(Data extracted from a collection)
━━━━━━━━━━━━━━━━━━━━━━━━━━━━━━

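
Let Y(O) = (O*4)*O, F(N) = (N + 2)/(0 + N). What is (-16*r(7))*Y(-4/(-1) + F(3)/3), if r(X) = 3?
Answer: -107584/27 ≈ -3984.6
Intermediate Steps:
F(N) = (2 + N)/N
Y(O) = 4*O² (Y(O) = (4*O)*O = 4*O²)
(-16*r(7))*Y(-4/(-1) + F(3)/3) = (-16*3)*(4*(-4/(-1) + ((2 + 3)/3)/3)²) = -192*(-4*(-1) + ((⅓)*5)*(⅓))² = -192*(4 + (5/3)*(⅓))² = -192*(4 + 5/9)² = -192*(41/9)² = -192*1681/81 = -48*6724/81 = -107584/27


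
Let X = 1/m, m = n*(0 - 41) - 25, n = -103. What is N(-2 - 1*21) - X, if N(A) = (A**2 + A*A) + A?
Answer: 4344929/4198 ≈ 1035.0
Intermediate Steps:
m = 4198 (m = -103*(0 - 41) - 25 = -103*(-41) - 25 = 4223 - 25 = 4198)
N(A) = A + 2*A**2 (N(A) = (A**2 + A**2) + A = 2*A**2 + A = A + 2*A**2)
X = 1/4198 ≈ 0.00023821
N(-2 - 1*21) - X = (-2 - 1*21)*(1 + 2*(-2 - 1*21)) - 1*1/4198 = (-2 - 21)*(1 + 2*(-2 - 21)) - 1/4198 = -23*(1 + 2*(-23)) - 1/4198 = -23*(1 - 46) - 1/4198 = -23*(-45) - 1/4198 = 1035 - 1/4198 = 4344929/4198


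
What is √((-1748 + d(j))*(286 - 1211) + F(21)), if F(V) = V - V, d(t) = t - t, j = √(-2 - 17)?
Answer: 10*√16169 ≈ 1271.6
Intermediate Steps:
j = I*√19 (j = √(-19) = I*√19 ≈ 4.3589*I)
d(t) = 0
F(V) = 0
√((-1748 + d(j))*(286 - 1211) + F(21)) = √((-1748 + 0)*(286 - 1211) + 0) = √(-1748*(-925) + 0) = √(1616900 + 0) = √1616900 = 10*√16169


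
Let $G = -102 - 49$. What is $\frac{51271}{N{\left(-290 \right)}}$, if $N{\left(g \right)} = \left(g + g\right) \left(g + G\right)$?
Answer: $\frac{51271}{255780} \approx 0.20045$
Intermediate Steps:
$G = -151$
$N{\left(g \right)} = 2 g \left(-151 + g\right)$ ($N{\left(g \right)} = \left(g + g\right) \left(g - 151\right) = 2 g \left(-151 + g\right)$)
$\frac{51271}{N{\left(-290 \right)}} = \frac{51271}{2 \left(-290\right) \left(-151 - 290\right)} = \frac{51271}{2 \left(-290\right) \left(-441\right)} = \frac{51271}{255780}$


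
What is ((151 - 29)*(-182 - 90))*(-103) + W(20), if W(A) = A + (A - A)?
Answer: 3417972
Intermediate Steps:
W(A) = A (W(A) = A + 0 = A)
((151 - 29)*(-182 - 90))*(-103) + W(20) = ((151 - 29)*(-182 - 90))*(-103) + 20 = (122*(-272))*(-103) + 20 = -33184*(-103) + 20 = 3417952 + 20 = 3417972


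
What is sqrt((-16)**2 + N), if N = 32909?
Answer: 3*sqrt(3685) ≈ 182.11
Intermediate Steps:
sqrt((-16)**2 + N) = sqrt((-16)**2 + 32909) = sqrt(256 + 32909) = sqrt(33165) = 3*sqrt(3685)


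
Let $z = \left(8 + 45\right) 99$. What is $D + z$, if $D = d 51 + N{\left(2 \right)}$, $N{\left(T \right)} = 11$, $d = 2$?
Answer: $5360$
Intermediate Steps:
$z = 5247$ ($z = 53 \cdot 99 = 5247$)
$D = 113$ ($D = 2 \cdot 51 + 11 = 102 + 11 = 113$)
$D + z = 113 + 5247 = 5360$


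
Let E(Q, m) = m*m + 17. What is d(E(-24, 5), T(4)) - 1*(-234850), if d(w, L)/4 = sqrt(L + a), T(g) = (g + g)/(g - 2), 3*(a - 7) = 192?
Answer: 234850 + 20*sqrt(3) ≈ 2.3488e+5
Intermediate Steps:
a = 71 (a = 7 + (1/3)*192 = 7 + 64 = 71)
E(Q, m) = 17 + m**2 (E(Q, m) = m**2 + 17 = 17 + m**2)
T(g) = 2*g/(-2 + g) (T(g) = (2*g)/(-2 + g) = 2*g/(-2 + g))
d(w, L) = 4*sqrt(71 + L) (d(w, L) = 4*sqrt(L + 71) = 4*sqrt(71 + L))
d(E(-24, 5), T(4)) - 1*(-234850) = 4*sqrt(71 + 2*4/(-2 + 4)) - 1*(-234850) = 4*sqrt(71 + 2*4/2) + 234850 = 4*sqrt(71 + 2*4*(1/2)) + 234850 = 4*sqrt(71 + 4) + 234850 = 4*sqrt(75) + 234850 = 4*(5*sqrt(3)) + 234850 = 20*sqrt(3) + 234850 = 234850 + 20*sqrt(3)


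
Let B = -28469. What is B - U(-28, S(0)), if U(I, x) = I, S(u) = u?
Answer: -28441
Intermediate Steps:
B - U(-28, S(0)) = -28469 - 1*(-28) = -28469 + 28 = -28441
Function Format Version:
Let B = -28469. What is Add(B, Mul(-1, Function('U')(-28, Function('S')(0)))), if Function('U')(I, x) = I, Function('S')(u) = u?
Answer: -28441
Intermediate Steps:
Add(B, Mul(-1, Function('U')(-28, Function('S')(0)))) = Add(-28469, Mul(-1, -28)) = Add(-28469, 28) = -28441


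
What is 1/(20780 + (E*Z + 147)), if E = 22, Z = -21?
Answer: 1/20465 ≈ 4.8864e-5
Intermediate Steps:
1/(20780 + (E*Z + 147)) = 1/(20780 + (22*(-21) + 147)) = 1/(20780 + (-462 + 147)) = 1/(20780 - 315) = 1/20465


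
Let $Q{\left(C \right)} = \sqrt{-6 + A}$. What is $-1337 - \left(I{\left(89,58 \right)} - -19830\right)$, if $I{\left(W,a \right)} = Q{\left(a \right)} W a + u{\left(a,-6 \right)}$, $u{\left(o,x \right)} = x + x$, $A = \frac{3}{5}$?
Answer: $-21155 - \frac{15486 i \sqrt{15}}{5} \approx -21155.0 - 11995.0 i$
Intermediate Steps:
$A = \frac{3}{5}$ ($A = 3 \cdot \frac{1}{5} = \frac{3}{5} \approx 0.6$)
$Q{\left(C \right)} = \frac{3 i \sqrt{15}}{5}$ ($Q{\left(C \right)} = \sqrt{-6 + \frac{3}{5}} = \sqrt{- \frac{27}{5}} = \frac{3 i \sqrt{15}}{5}$)
$u{\left(o,x \right)} = 2 x$
$I{\left(W,a \right)} = -12 + \frac{3 i W a \sqrt{15}}{5}$ ($I{\left(W,a \right)} = \frac{3 i \sqrt{15}}{5} W a + 2 \left(-6\right) = \frac{3 i W \sqrt{15}}{5} a - 12 = \frac{3 i W a \sqrt{15}}{5} - 12 = -12 + \frac{3 i W a \sqrt{15}}{5}$)
$-1337 - \left(I{\left(89,58 \right)} - -19830\right) = -1337 - \left(\left(-12 + \frac{3}{5} i 89 \cdot 58 \sqrt{15}\right) - -19830\right) = -1337 - \left(\left(-12 + \frac{15486 i \sqrt{15}}{5}\right) + 19830\right) = -1337 - \left(19818 + \frac{15486 i \sqrt{15}}{5}\right) = -21155 - \frac{15486 i \sqrt{15}}{5}$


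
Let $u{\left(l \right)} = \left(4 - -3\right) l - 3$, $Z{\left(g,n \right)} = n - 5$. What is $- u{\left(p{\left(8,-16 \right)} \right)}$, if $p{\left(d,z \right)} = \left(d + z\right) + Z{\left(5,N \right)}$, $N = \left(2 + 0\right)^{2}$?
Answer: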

━━━━━━━━━━━━━━━━━━━━━━━━━━━━━━

--- WHAT THE TASK ASKS ---
From the data above, output only the lines between the line containing "Answer: 10*√16169 ≈ 1271.6" and the line containing "Answer: 234850 + 20*sqrt(3) ≈ 2.3488e+5", inclusive, exactly as written.

--- RESULT OF THIS EXERCISE ---
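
Answer: 10*√16169 ≈ 1271.6
Intermediate Steps:
j = I*√19 (j = √(-19) = I*√19 ≈ 4.3589*I)
d(t) = 0
F(V) = 0
√((-1748 + d(j))*(286 - 1211) + F(21)) = √((-1748 + 0)*(286 - 1211) + 0) = √(-1748*(-925) + 0) = √(1616900 + 0) = √1616900 = 10*√16169


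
Let $G = -102 - 49$. What is $\frac{51271}{N{\left(-290 \right)}}$, if $N{\left(g \right)} = \left(g + g\right) \left(g + G\right)$?
Answer: $\frac{51271}{255780} \approx 0.20045$
Intermediate Steps:
$G = -151$
$N{\left(g \right)} = 2 g \left(-151 + g\right)$ ($N{\left(g \right)} = \left(g + g\right) \left(g - 151\right) = 2 g \left(-151 + g\right)$)
$\frac{51271}{N{\left(-290 \right)}} = \frac{51271}{2 \left(-290\right) \left(-151 - 290\right)} = \frac{51271}{2 \left(-290\right) \left(-441\right)} = \frac{51271}{255780}$


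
What is ((151 - 29)*(-182 - 90))*(-103) + W(20), if W(A) = A + (A - A)?
Answer: 3417972
Intermediate Steps:
W(A) = A (W(A) = A + 0 = A)
((151 - 29)*(-182 - 90))*(-103) + W(20) = ((151 - 29)*(-182 - 90))*(-103) + 20 = (122*(-272))*(-103) + 20 = -33184*(-103) + 20 = 3417952 + 20 = 3417972


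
What is sqrt((-16)**2 + N), if N = 32909?
Answer: 3*sqrt(3685) ≈ 182.11
Intermediate Steps:
sqrt((-16)**2 + N) = sqrt((-16)**2 + 32909) = sqrt(256 + 32909) = sqrt(33165) = 3*sqrt(3685)


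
Let $z = \left(8 + 45\right) 99$. What is $D + z$, if $D = d 51 + N{\left(2 \right)}$, $N{\left(T \right)} = 11$, $d = 2$?
Answer: $5360$
Intermediate Steps:
$z = 5247$ ($z = 53 \cdot 99 = 5247$)
$D = 113$ ($D = 2 \cdot 51 + 11 = 102 + 11 = 113$)
$D + z = 113 + 5247 = 5360$


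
Let E(Q, m) = m*m + 17. What is d(E(-24, 5), T(4)) - 1*(-234850), if d(w, L)/4 = sqrt(L + a), T(g) = (g + g)/(g - 2), 3*(a - 7) = 192?
Answer: 234850 + 20*sqrt(3) ≈ 2.3488e+5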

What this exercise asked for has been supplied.